___ INPUT RECORDS

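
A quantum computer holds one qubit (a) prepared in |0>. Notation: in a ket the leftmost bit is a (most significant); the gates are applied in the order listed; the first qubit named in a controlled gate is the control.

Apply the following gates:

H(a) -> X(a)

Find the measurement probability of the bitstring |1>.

Outcome |1> occurs with probability 1/2.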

______

#### [PROBLEM DETAILS]
Which lines of the data hold the string "gates"? Return each of them.

#### [SOLUTION TO THE EXERCISE]
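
A quantum computer holds one qubit (a) prepared in |0>. Notation: in a ket the leftmost bit is a (most significant); the gates are applied in the order listed; the first qubit named in a controlled gate is the control.
Apply the following gates: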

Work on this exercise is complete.